ACTIVITY:
In the entries below, go to the line containing "A uniform ladder of length" and repeat it along with every later line, exactly.

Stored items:
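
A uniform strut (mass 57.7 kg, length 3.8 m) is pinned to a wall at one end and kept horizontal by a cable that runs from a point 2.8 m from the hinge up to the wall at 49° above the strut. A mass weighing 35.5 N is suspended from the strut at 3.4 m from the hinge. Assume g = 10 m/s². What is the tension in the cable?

Take torques about the hinge: T sin 49° · 2.8 = 57.7×10×1.9 + 35.5×3.4 = 1217 N·m.
So T = 1217 / (0.7547 × 2.8) = 575.91 N.

T ≈ 576 N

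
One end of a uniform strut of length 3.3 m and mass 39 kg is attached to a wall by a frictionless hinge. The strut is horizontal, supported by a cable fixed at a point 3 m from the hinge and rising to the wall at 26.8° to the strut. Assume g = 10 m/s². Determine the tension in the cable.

T ≈ 476 N

Take torques about the hinge: T sin 26.8° · 3 = 39×10×1.65 = 643.5 N·m.
So T = 643.5 / (0.4509 × 3) = 475.74 N.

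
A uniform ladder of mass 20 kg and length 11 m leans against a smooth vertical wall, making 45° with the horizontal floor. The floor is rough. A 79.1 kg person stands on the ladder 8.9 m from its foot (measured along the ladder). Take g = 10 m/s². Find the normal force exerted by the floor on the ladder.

N_floor ≈ 991 N

ΣF_y = 0: N_floor = 20×10 + 79.1×10 = 991 N.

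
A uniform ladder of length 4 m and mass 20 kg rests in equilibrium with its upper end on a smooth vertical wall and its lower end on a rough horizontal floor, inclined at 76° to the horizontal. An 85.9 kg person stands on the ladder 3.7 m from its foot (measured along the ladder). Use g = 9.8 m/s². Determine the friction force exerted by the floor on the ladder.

f ≈ 219 N

Torques about the foot: N_wall · 4 sin 76° = 20×9.8×2 cos 76° + 85.9×9.8×3.7 cos 76° → N_wall = 218.58 N.
ΣF_x = 0: f_floor = N_wall = 218.58 N.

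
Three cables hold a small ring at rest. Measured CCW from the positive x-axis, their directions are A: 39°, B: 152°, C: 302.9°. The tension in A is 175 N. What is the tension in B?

T_B ≈ 358 N

Resolve: ΣF_x = 175 cos 39° + T_B cos 152° + T_C cos 302.9° = 0.
        ΣF_y = 175 sin 39° + T_B sin 152° + T_C sin 302.9° = 0.
The known terms sum to (136, 110.1) N, so -0.8829 T_B + 0.5432 T_C = -136 and 0.4695 T_B − 0.8396 T_C = -110.1.
Solving simultaneously: T_B = 357.8 N, T_C = 331.2 N.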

SOLUTION BELOW:
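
A uniform ladder of length 4 m and mass 20 kg rests in equilibrium with its upper end on a smooth vertical wall and its lower end on a rough horizontal floor, inclined at 76° to the horizontal. An 85.9 kg person stands on the ladder 3.7 m from its foot (measured along the ladder). Use g = 9.8 m/s². Determine the friction force exerted by the floor on the ladder.

f ≈ 219 N

Torques about the foot: N_wall · 4 sin 76° = 20×9.8×2 cos 76° + 85.9×9.8×3.7 cos 76° → N_wall = 218.58 N.
ΣF_x = 0: f_floor = N_wall = 218.58 N.

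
Three cables hold a small ring at rest. Measured CCW from the positive x-axis, their directions are A: 39°, B: 152°, C: 302.9°. The tension in A is 175 N. What is the tension in B?

T_B ≈ 358 N

Resolve: ΣF_x = 175 cos 39° + T_B cos 152° + T_C cos 302.9° = 0.
        ΣF_y = 175 sin 39° + T_B sin 152° + T_C sin 302.9° = 0.
The known terms sum to (136, 110.1) N, so -0.8829 T_B + 0.5432 T_C = -136 and 0.4695 T_B − 0.8396 T_C = -110.1.
Solving simultaneously: T_B = 357.8 N, T_C = 331.2 N.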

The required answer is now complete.